Problem statement >>
Go through the material underneath and show every line where the string "their" occurs.

The data >>
- - -
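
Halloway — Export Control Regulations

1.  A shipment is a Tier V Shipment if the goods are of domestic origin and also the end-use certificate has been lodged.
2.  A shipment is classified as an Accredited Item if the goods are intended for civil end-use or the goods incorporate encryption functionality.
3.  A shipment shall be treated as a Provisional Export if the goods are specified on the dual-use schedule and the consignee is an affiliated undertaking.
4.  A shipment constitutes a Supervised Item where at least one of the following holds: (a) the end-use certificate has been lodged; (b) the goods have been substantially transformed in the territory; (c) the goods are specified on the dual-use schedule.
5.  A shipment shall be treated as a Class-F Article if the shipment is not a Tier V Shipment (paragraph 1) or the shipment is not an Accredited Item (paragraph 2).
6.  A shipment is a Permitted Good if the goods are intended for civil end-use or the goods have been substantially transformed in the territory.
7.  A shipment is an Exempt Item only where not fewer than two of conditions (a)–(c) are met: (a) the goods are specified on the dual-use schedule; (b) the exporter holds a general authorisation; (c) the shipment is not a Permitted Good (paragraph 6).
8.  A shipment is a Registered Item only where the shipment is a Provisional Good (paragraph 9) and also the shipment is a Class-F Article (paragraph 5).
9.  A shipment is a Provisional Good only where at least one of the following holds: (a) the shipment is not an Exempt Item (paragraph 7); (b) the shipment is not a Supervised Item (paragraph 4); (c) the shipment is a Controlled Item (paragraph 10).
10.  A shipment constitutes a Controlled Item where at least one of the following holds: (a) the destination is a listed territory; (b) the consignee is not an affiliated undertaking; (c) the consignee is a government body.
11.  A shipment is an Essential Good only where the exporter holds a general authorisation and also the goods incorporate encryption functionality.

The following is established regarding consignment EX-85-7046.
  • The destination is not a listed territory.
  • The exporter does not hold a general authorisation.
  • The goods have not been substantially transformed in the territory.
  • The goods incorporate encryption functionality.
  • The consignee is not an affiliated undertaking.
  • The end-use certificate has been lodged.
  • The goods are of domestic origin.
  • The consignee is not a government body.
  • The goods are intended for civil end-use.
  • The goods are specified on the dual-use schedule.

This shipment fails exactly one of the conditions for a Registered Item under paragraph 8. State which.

paragraph 6 — Permitted Good: [the goods are intended for civil end-use? yes] OR [the goods have been substantially transformed in the territory? no] → satisfied.
paragraph 7 — Exempt Item: the goods are specified on the dual-use schedule? yes; the exporter holds a general authorisation? no; not a Permitted Good (paragraph 6)? no — 1 of 3 hold (need ≥2) → not satisfied.
paragraph 4 — Supervised Item: [the end-use certificate has been lodged? yes] OR [the goods have been substantially transformed in the territory? no] OR [the goods are specified on the dual-use schedule? yes] → satisfied.
paragraph 10 — Controlled Item: [the destination is a listed territory? no] OR [the consignee is not an affiliated undertaking? yes] OR [the consignee is a government body? no] → satisfied.
paragraph 9 — Provisional Good: [not an Exempt Item (paragraph 7)? yes] OR [not a Supervised Item (paragraph 4)? no] OR [Controlled Item (paragraph 10)? yes] → satisfied.
paragraph 1 — Tier V Shipment: [the goods are of domestic origin? yes] AND [the end-use certificate has been lodged? yes] → satisfied.
paragraph 2 — Accredited Item: [the goods are intended for civil end-use? yes] OR [the goods incorporate encryption functionality? yes] → satisfied.
paragraph 5 — Class-F Article: [not a Tier V Shipment (paragraph 1)? no] OR [not an Accredited Item (paragraph 2)? no] → not satisfied.
paragraph 8 — Registered Item: [Provisional Good (paragraph 9)? yes] AND [Class-F Article (paragraph 5)? no] → not satisfied.

Class-F Article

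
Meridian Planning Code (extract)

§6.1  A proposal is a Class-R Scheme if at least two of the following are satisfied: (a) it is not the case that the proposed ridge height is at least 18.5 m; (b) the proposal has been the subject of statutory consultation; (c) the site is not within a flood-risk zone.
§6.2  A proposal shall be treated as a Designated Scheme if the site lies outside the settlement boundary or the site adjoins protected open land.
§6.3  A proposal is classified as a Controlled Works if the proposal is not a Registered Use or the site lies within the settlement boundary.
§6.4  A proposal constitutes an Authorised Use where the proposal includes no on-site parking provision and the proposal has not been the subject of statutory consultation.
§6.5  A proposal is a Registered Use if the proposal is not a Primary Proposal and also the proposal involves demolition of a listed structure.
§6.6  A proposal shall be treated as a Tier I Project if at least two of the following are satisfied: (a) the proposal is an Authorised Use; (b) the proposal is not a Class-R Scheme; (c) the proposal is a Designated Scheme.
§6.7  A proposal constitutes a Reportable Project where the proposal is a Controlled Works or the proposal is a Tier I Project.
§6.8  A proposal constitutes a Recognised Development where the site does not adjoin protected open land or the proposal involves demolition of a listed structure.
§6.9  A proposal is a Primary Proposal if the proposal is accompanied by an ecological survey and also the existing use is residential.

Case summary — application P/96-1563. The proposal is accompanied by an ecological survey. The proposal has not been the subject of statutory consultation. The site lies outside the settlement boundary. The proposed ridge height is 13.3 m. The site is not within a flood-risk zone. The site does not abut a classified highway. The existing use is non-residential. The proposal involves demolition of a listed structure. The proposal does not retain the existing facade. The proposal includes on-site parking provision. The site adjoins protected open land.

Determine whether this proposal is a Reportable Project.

Under §6.9: the proposal is accompanied by an ecological survey? yes; and the existing use is residential? no. So the proposal is not a Primary Proposal.
Under §6.5: not a Primary Proposal (§6.9)? yes; and the proposal involves demolition of a listed structure? yes. So the proposal is a Registered Use.
Under §6.3: not a Registered Use (§6.5)? no; or the site lies within the settlement boundary? no. So the proposal is not a Controlled Works.
Under §6.4: the proposal includes no on-site parking provision? no; and the proposal has not been the subject of statutory consultation? yes. So the proposal is not an Authorised Use.
Under §6.1: proposed ridge height: 13.3 m ≥ 18.5 m? no, so negated condition yes; the proposal has been the subject of statutory consultation? no; the site is not within a flood-risk zone? yes — 2 of 3 hold (need ≥2) → satisfied.
Under §6.2: the site lies outside the settlement boundary? yes; or the site adjoins protected open land? yes. So the proposal is a Designated Scheme.
Under §6.6: Authorised Use (§6.4)? no; not a Class-R Scheme (§6.1)? no; Designated Scheme (§6.2)? yes — 1 of 3 hold (need ≥2) → not satisfied.
Under §6.7: Controlled Works (§6.3)? no; or Tier I Project (§6.6)? no. So the proposal is not a Reportable Project.

No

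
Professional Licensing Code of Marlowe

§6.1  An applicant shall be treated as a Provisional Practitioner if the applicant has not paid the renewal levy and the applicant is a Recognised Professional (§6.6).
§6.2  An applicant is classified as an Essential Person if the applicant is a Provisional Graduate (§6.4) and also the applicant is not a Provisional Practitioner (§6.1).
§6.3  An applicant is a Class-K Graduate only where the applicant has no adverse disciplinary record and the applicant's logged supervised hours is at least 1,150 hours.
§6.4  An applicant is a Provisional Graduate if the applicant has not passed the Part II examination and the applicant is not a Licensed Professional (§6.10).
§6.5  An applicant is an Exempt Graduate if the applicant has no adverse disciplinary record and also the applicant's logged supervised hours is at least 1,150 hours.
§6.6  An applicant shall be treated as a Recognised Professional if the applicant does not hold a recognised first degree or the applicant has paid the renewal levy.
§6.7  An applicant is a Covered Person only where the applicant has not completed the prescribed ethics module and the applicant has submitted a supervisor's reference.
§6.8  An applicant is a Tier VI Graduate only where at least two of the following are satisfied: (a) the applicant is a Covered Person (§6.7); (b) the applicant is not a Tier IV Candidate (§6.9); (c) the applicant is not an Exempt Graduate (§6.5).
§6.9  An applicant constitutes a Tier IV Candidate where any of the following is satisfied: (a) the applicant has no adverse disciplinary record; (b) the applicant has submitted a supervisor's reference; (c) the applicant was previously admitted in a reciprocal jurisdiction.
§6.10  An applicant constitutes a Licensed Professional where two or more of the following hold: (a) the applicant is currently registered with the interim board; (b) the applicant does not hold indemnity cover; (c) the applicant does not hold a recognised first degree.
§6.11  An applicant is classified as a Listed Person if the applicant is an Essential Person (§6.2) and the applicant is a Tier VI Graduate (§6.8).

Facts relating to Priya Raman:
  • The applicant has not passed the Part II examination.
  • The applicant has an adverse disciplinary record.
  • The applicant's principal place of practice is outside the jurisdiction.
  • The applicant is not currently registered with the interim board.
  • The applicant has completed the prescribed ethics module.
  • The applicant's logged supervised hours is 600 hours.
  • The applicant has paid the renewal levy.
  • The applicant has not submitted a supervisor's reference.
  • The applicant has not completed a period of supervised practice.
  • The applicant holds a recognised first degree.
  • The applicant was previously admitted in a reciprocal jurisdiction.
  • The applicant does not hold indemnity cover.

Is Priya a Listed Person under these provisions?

No

§6.10 — Licensed Professional: the applicant is currently registered with the interim board? no; the applicant does not hold indemnity cover? yes; the applicant does not hold a recognised first degree? no — 1 of 3 hold (need ≥2) → not satisfied.
§6.4 — Provisional Graduate: [the applicant has not passed the Part II examination? yes] AND [not a Licensed Professional (§6.10)? yes] → satisfied.
§6.6 — Recognised Professional: [the applicant does not hold a recognised first degree? no] OR [the applicant has paid the renewal levy? yes] → satisfied.
§6.1 — Provisional Practitioner: [the applicant has not paid the renewal levy? no] AND [Recognised Professional (§6.6)? yes] → not satisfied.
§6.2 — Essential Person: [Provisional Graduate (§6.4)? yes] AND [not a Provisional Practitioner (§6.1)? yes] → satisfied.
§6.7 — Covered Person: [the applicant has not completed the prescribed ethics module? no] AND [the applicant has submitted a supervisor's reference? no] → not satisfied.
§6.9 — Tier IV Candidate: [the applicant has no adverse disciplinary record? no] OR [the applicant has submitted a supervisor's reference? no] OR [the applicant was previously admitted in a reciprocal jurisdiction? yes] → satisfied.
§6.5 — Exempt Graduate: [the applicant has no adverse disciplinary record? no] AND [applicant's logged supervised hours: 600 hours ≥ 1,150 hours? no] → not satisfied.
§6.8 — Tier VI Graduate: Covered Person (§6.7)? no; not a Tier IV Candidate (§6.9)? no; not an Exempt Graduate (§6.5)? yes — 1 of 3 hold (need ≥2) → not satisfied.
§6.11 — Listed Person: [Essential Person (§6.2)? yes] AND [Tier VI Graduate (§6.8)? no] → not satisfied.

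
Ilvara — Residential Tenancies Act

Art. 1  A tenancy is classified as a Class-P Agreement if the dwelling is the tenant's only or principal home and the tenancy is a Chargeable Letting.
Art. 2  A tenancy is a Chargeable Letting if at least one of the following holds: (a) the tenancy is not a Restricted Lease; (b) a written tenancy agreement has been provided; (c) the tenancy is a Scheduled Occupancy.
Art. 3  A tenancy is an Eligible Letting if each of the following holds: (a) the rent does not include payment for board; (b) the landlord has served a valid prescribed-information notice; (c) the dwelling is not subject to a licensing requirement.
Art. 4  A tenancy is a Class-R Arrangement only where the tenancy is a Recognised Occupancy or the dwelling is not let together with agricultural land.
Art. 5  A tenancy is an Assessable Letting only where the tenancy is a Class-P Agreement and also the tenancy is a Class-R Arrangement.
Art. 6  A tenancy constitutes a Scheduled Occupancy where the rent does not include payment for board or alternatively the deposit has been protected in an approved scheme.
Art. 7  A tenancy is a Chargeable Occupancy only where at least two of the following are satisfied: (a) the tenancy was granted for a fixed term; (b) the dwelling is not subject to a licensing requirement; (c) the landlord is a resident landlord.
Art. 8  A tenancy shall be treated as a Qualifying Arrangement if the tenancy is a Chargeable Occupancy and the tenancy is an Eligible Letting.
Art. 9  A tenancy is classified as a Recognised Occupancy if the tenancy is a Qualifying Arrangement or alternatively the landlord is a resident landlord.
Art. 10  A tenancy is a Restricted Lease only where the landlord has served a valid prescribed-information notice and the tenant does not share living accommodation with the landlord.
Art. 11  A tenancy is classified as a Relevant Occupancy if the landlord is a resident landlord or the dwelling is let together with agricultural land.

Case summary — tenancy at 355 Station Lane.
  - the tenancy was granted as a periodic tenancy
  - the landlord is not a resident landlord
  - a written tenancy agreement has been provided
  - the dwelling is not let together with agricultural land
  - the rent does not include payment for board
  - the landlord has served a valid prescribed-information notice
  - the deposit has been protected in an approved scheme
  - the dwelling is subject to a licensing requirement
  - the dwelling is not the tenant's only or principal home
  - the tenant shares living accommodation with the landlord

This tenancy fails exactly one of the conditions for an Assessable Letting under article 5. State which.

Class-P Agreement

article 10 — Restricted Lease: [the landlord has served a valid prescribed-information notice? yes] AND [the tenant does not share living accommodation with the landlord? no] → not satisfied.
article 6 — Scheduled Occupancy: [the rent does not include payment for board? yes] OR [the deposit has been protected in an approved scheme? yes] → satisfied.
article 2 — Chargeable Letting: [not a Restricted Lease (article 10)? yes] OR [a written tenancy agreement has been provided? yes] OR [Scheduled Occupancy (article 6)? yes] → satisfied.
article 1 — Class-P Agreement: [the dwelling is the tenant's only or principal home? no] AND [Chargeable Letting (article 2)? yes] → not satisfied.
article 7 — Chargeable Occupancy: the tenancy was granted for a fixed term? no; the dwelling is not subject to a licensing requirement? no; the landlord is a resident landlord? no — 0 of 3 hold (need ≥2) → not satisfied.
article 3 — Eligible Letting: [the rent does not include payment for board? yes] AND [the landlord has served a valid prescribed-information notice? yes] AND [the dwelling is not subject to a licensing requirement? no] → not satisfied.
article 8 — Qualifying Arrangement: [Chargeable Occupancy (article 7)? no] AND [Eligible Letting (article 3)? no] → not satisfied.
article 9 — Recognised Occupancy: [Qualifying Arrangement (article 8)? no] OR [the landlord is a resident landlord? no] → not satisfied.
article 4 — Class-R Arrangement: [Recognised Occupancy (article 9)? no] OR [the dwelling is not let together with agricultural land? yes] → satisfied.
article 5 — Assessable Letting: [Class-P Agreement (article 1)? no] AND [Class-R Arrangement (article 4)? yes] → not satisfied.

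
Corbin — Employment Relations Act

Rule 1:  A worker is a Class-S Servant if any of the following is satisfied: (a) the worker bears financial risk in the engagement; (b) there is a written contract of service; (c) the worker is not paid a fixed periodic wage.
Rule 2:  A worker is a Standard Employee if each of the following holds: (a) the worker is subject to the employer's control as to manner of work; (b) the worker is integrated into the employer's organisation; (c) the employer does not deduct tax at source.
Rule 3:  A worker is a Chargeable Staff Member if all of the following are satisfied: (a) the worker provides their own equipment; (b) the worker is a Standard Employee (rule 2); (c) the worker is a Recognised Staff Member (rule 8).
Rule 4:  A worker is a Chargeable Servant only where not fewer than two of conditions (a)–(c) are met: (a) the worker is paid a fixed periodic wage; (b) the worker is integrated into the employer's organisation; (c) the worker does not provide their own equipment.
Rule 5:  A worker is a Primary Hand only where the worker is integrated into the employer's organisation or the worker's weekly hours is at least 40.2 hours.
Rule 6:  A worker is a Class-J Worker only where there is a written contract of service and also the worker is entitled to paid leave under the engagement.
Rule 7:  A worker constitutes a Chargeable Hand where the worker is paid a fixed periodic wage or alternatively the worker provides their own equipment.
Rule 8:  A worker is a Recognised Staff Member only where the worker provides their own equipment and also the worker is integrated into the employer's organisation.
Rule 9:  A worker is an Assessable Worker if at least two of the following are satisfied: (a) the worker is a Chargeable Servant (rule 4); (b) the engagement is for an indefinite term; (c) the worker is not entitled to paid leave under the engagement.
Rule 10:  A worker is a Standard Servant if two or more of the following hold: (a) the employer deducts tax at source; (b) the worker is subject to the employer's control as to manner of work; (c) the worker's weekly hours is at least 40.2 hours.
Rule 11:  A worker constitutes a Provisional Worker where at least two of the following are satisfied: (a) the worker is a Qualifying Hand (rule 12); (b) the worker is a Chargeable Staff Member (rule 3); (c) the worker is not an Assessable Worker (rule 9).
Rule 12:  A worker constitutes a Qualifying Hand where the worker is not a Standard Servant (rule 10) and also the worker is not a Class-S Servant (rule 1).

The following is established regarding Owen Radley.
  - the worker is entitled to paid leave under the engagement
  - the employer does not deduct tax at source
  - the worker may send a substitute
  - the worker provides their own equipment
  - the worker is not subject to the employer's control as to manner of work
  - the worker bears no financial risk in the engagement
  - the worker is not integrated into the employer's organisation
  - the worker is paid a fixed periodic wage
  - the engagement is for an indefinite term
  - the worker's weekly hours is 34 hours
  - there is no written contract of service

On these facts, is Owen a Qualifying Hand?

rule 10 — Standard Servant: the employer deducts tax at source? no; the worker is subject to the employer's control as to manner of work? no; worker's weekly hours: 34 hours ≥ 40.2 hours? no — 0 of 3 hold (need ≥2) → not satisfied.
rule 1 — Class-S Servant: [the worker bears financial risk in the engagement? no] OR [there is a written contract of service? no] OR [the worker is not paid a fixed periodic wage? no] → not satisfied.
rule 12 — Qualifying Hand: [not a Standard Servant (rule 10)? yes] AND [not a Class-S Servant (rule 1)? yes] → satisfied.

Yes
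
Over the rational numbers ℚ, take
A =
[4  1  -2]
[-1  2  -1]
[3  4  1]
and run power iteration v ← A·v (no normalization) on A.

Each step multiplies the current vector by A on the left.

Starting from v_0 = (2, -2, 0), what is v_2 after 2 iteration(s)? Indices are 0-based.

v_0 = (2, -2, 0).
v_1 = A·v_0 = (6, -6, -2).
v_2 = A·v_1 = (22, -16, -8).

v_2 = (22, -16, -8)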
- - -
Result of this exercise >>
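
Rule 3:  A worker is a Chargeable Staff Member if all of the following are satisfied: (a) the worker provides their own equipment; (b) the worker is a Standard Employee (rule 2); (c) the worker is a Recognised Staff Member (rule 8).
Rule 4:  A worker is a Chargeable Servant only where not fewer than two of conditions (a)–(c) are met: (a) the worker is paid a fixed periodic wage; (b) the worker is integrated into the employer's organisation; (c) the worker does not provide their own equipment.
Rule 7:  A worker constitutes a Chargeable Hand where the worker is paid a fixed periodic wage or alternatively the worker provides their own equipment.
Rule 8:  A worker is a Recognised Staff Member only where the worker provides their own equipment and also the worker is integrated into the employer's organisation.
  - the worker provides their own equipment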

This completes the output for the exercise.